(Beginning of PROVIDED RECORDS)

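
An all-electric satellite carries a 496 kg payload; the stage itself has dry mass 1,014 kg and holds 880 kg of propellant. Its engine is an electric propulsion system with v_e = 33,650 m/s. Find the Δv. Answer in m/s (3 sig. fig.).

m₀ = payload + dry + propellant = 496 + 1,014 + 880 = 2,390 kg.
m_f = payload + dry = 496 + 1,014 = 1,510 kg.
Using Δv = v_e ln(m₀/m_f): Δv = v_e · ln(m₀/m_f) = 33650.0 × ln(1.583) = 33650.0 × 0.4592 ≈ 15451.5 m/s.

Δv ≈ 15500 m/s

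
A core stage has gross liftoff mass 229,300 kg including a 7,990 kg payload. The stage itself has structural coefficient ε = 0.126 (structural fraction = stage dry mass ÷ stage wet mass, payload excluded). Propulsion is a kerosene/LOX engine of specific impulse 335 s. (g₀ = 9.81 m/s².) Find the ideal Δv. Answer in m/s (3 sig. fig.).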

(End of PROVIDED RECORDS)

TASK REQUIREMENTS: Repeat back the data above, exact to the last character.

ANSWER SPACE:
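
An all-electric satellite carries a 496 kg payload; the stage itself has dry mass 1,014 kg and holds 880 kg of propellant. Its engine is an electric propulsion system with v_e = 33,650 m/s. Find the Δv. Answer in m/s (3 sig. fig.).

m₀ = payload + dry + propellant = 496 + 1,014 + 880 = 2,390 kg.
m_f = payload + dry = 496 + 1,014 = 1,510 kg.
Using Δv = v_e ln(m₀/m_f): Δv = v_e · ln(m₀/m_f) = 33650.0 × ln(1.583) = 33650.0 × 0.4592 ≈ 15451.5 m/s.

Δv ≈ 15500 m/s

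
A core stage has gross liftoff mass 229,300 kg including a 7,990 kg payload. The stage itself has structural coefficient ε = 0.126 (structural fraction = stage dry mass ÷ stage wet mass, payload excluded). Propulsion is a kerosene/LOX engine of specific impulse 335 s. (g₀ = 9.81 m/s².) Find the ideal Δv. Answer in m/s (3 sig. fig.).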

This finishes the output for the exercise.